— TASK REQUIREMENTS —
From the entries that follow, copy exactly the lines beginning at the line holding "Linearizable means: there" and continuing through the line holding "H: enqueue(96) [14,17]".

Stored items
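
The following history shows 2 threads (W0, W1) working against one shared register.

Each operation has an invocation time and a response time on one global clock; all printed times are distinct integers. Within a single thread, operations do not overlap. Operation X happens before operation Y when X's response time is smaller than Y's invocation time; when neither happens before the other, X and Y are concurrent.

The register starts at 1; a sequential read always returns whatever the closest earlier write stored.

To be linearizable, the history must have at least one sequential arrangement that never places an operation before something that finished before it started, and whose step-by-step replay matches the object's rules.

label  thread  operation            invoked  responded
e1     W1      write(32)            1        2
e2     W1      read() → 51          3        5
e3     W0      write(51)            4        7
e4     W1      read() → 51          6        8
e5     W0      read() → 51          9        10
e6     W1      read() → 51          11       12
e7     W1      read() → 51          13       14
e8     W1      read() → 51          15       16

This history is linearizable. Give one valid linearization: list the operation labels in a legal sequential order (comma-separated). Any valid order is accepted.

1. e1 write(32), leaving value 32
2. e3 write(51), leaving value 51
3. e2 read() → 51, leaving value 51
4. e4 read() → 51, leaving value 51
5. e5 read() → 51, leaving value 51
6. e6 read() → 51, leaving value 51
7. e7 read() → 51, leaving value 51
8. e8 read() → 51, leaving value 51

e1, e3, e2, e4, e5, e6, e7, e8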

==

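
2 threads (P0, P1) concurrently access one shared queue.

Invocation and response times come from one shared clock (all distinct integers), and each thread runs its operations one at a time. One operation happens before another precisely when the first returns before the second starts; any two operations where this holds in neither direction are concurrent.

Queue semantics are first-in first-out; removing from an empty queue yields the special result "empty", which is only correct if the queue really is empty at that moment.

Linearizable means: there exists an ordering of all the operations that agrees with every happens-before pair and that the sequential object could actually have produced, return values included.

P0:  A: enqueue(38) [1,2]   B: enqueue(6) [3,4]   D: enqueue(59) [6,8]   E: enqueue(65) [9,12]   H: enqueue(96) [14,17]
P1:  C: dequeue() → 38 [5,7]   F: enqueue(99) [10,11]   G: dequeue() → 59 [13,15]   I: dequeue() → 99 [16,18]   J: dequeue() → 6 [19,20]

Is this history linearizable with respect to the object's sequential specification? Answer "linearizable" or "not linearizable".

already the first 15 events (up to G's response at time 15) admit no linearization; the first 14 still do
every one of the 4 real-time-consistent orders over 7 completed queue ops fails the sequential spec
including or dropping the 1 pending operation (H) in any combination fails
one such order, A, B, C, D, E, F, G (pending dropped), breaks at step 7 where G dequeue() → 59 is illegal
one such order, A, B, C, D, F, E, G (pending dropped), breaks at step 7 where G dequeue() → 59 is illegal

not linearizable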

— RESPONSE —
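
Linearizable means: there exists an ordering of all the operations that agrees with every happens-before pair and that the sequential object could actually have produced, return values included.

P0:  A: enqueue(38) [1,2]   B: enqueue(6) [3,4]   D: enqueue(59) [6,8]   E: enqueue(65) [9,12]   H: enqueue(96) [14,17]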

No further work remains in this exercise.